Exercise input ::

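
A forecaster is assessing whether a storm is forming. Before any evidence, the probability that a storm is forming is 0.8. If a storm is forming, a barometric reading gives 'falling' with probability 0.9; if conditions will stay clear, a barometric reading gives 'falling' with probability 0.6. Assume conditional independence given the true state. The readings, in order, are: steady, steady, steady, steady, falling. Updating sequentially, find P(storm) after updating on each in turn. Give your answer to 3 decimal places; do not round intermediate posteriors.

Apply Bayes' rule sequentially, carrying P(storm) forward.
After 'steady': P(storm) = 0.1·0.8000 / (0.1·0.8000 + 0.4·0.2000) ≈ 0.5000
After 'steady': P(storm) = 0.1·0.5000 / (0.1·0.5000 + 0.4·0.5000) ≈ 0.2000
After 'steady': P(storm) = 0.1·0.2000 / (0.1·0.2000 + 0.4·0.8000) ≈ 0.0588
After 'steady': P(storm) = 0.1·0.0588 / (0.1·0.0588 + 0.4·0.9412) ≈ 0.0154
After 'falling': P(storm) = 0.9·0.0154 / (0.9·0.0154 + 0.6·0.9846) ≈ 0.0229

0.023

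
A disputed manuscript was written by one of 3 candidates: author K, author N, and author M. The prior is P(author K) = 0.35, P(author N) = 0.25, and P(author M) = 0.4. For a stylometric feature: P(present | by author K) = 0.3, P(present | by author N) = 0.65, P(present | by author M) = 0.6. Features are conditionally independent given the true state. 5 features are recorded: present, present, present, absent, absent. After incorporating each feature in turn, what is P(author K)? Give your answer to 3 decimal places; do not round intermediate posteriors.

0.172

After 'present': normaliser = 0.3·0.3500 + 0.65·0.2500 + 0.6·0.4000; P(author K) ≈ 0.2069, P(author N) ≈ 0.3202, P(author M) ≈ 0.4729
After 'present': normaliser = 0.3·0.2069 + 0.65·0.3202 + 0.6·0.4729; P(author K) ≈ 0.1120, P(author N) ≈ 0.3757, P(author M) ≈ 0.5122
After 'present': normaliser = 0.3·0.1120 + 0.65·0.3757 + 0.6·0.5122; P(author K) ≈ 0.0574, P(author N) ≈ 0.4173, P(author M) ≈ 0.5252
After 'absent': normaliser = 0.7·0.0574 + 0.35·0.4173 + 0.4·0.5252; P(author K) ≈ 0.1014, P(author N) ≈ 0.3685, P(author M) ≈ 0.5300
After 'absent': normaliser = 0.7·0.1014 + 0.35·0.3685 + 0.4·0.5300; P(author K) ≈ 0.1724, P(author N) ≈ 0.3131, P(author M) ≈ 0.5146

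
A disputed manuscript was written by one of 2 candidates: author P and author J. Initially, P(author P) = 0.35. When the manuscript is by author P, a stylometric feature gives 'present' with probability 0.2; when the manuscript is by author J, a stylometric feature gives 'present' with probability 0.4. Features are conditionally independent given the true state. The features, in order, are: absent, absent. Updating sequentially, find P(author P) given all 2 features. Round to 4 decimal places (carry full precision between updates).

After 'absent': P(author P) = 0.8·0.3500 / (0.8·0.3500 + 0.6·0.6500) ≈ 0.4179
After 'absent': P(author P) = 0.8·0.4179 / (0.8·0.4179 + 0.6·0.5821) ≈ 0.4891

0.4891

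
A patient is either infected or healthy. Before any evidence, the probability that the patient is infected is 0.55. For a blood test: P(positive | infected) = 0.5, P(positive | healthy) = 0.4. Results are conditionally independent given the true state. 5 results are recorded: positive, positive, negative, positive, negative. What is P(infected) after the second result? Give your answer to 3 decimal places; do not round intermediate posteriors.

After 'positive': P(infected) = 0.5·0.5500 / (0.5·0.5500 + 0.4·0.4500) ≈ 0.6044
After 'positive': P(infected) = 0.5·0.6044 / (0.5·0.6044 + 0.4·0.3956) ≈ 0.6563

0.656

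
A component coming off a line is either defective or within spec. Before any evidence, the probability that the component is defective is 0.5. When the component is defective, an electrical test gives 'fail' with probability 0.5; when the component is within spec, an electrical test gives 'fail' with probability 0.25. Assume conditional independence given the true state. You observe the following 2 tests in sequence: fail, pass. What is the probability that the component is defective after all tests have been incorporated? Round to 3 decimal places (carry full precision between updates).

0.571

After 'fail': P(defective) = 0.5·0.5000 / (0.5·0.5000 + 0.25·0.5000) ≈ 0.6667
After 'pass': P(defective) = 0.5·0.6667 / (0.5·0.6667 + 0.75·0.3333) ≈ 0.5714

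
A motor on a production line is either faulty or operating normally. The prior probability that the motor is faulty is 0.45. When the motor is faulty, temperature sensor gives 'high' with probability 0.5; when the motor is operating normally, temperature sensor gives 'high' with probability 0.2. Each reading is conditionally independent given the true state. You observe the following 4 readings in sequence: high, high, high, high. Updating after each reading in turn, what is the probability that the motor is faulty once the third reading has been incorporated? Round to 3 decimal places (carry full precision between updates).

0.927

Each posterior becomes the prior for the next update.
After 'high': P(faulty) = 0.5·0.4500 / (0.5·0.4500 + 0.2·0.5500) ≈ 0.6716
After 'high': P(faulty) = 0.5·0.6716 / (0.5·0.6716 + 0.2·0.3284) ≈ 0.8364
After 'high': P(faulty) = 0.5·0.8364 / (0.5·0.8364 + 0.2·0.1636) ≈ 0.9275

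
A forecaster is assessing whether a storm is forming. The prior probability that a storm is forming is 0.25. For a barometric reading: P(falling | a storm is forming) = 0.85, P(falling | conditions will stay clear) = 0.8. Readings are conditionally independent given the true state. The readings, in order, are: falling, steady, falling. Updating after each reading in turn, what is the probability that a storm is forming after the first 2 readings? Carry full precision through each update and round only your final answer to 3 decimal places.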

Exercise objective ::
The goal is a faithful transcription of every entry above.

Result ::
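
A forecaster is assessing whether a storm is forming. Before any evidence, the probability that a storm is forming is 0.8. If a storm is forming, a barometric reading gives 'falling' with probability 0.9; if conditions will stay clear, a barometric reading gives 'falling' with probability 0.6. Assume conditional independence given the true state. The readings, in order, are: steady, steady, steady, steady, falling. Updating sequentially, find P(storm) after updating on each in turn. Give your answer to 3 decimal places; do not round intermediate posteriors.

Apply Bayes' rule sequentially, carrying P(storm) forward.
After 'steady': P(storm) = 0.1·0.8000 / (0.1·0.8000 + 0.4·0.2000) ≈ 0.5000
After 'steady': P(storm) = 0.1·0.5000 / (0.1·0.5000 + 0.4·0.5000) ≈ 0.2000
After 'steady': P(storm) = 0.1·0.2000 / (0.1·0.2000 + 0.4·0.8000) ≈ 0.0588
After 'steady': P(storm) = 0.1·0.0588 / (0.1·0.0588 + 0.4·0.9412) ≈ 0.0154
After 'falling': P(storm) = 0.9·0.0154 / (0.9·0.0154 + 0.6·0.9846) ≈ 0.0229

0.023

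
A disputed manuscript was written by one of 3 candidates: author K, author N, and author M. The prior is P(author K) = 0.35, P(author N) = 0.25, and P(author M) = 0.4. For a stylometric feature: P(present | by author K) = 0.3, P(present | by author N) = 0.65, P(present | by author M) = 0.6. Features are conditionally independent given the true state. 5 features are recorded: present, present, present, absent, absent. After incorporating each feature in turn, what is P(author K)? Give your answer to 3 decimal places; do not round intermediate posteriors.

0.172

After 'present': normaliser = 0.3·0.3500 + 0.65·0.2500 + 0.6·0.4000; P(author K) ≈ 0.2069, P(author N) ≈ 0.3202, P(author M) ≈ 0.4729
After 'present': normaliser = 0.3·0.2069 + 0.65·0.3202 + 0.6·0.4729; P(author K) ≈ 0.1120, P(author N) ≈ 0.3757, P(author M) ≈ 0.5122
After 'present': normaliser = 0.3·0.1120 + 0.65·0.3757 + 0.6·0.5122; P(author K) ≈ 0.0574, P(author N) ≈ 0.4173, P(author M) ≈ 0.5252
After 'absent': normaliser = 0.7·0.0574 + 0.35·0.4173 + 0.4·0.5252; P(author K) ≈ 0.1014, P(author N) ≈ 0.3685, P(author M) ≈ 0.5300
After 'absent': normaliser = 0.7·0.1014 + 0.35·0.3685 + 0.4·0.5300; P(author K) ≈ 0.1724, P(author N) ≈ 0.3131, P(author M) ≈ 0.5146

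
A disputed manuscript was written by one of 2 candidates: author P and author J. Initially, P(author P) = 0.35. When the manuscript is by author P, a stylometric feature gives 'present' with probability 0.2; when the manuscript is by author J, a stylometric feature gives 'present' with probability 0.4. Features are conditionally independent given the true state. The features, in order, are: absent, absent. Updating sequentially, find P(author P) given all 2 features. Round to 4 decimal places (carry full precision between updates).

After 'absent': P(author P) = 0.8·0.3500 / (0.8·0.3500 + 0.6·0.6500) ≈ 0.4179
After 'absent': P(author P) = 0.8·0.4179 / (0.8·0.4179 + 0.6·0.5821) ≈ 0.4891

0.4891

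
A patient is either infected or healthy. Before any evidence, the probability that the patient is infected is 0.55. For a blood test: P(positive | infected) = 0.5, P(positive | healthy) = 0.4. Results are conditionally independent given the true state. 5 results are recorded: positive, positive, negative, positive, negative. What is P(infected) after the second result? Give your answer to 3 decimal places; do not round intermediate posteriors.

After 'positive': P(infected) = 0.5·0.5500 / (0.5·0.5500 + 0.4·0.4500) ≈ 0.6044
After 'positive': P(infected) = 0.5·0.6044 / (0.5·0.6044 + 0.4·0.3956) ≈ 0.6563

0.656

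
A component coming off a line is either defective or within spec. Before any evidence, the probability that the component is defective is 0.5. When the component is defective, an electrical test gives 'fail' with probability 0.5; when the component is within spec, an electrical test gives 'fail' with probability 0.25. Assume conditional independence given the true state. You observe the following 2 tests in sequence: fail, pass. What is the probability that the component is defective after all tests have been incorporated? Round to 3 decimal places (carry full precision between updates).

0.571

After 'fail': P(defective) = 0.5·0.5000 / (0.5·0.5000 + 0.25·0.5000) ≈ 0.6667
After 'pass': P(defective) = 0.5·0.6667 / (0.5·0.6667 + 0.75·0.3333) ≈ 0.5714

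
A motor on a production line is either faulty or operating normally. The prior probability that the motor is faulty is 0.45. When the motor is faulty, temperature sensor gives 'high' with probability 0.5; when the motor is operating normally, temperature sensor gives 'high' with probability 0.2. Each reading is conditionally independent given the true state. You observe the following 4 readings in sequence: high, high, high, high. Updating after each reading in turn, what is the probability that the motor is faulty once the third reading has been incorporated? Round to 3 decimal places (carry full precision between updates).

0.927

Each posterior becomes the prior for the next update.
After 'high': P(faulty) = 0.5·0.4500 / (0.5·0.4500 + 0.2·0.5500) ≈ 0.6716
After 'high': P(faulty) = 0.5·0.6716 / (0.5·0.6716 + 0.2·0.3284) ≈ 0.8364
After 'high': P(faulty) = 0.5·0.8364 / (0.5·0.8364 + 0.2·0.1636) ≈ 0.9275

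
A forecaster is assessing whether a storm is forming. The prior probability that a storm is forming is 0.25. For a barometric reading: P(falling | a storm is forming) = 0.85, P(falling | conditions will stay clear) = 0.8. Readings are conditionally independent given the true state. The readings, in order, are: falling, steady, falling. Updating after each reading in turn, what is the probability that a storm is forming after the first 2 readings? Carry full precision through each update and round only your final answer to 3 decimal places.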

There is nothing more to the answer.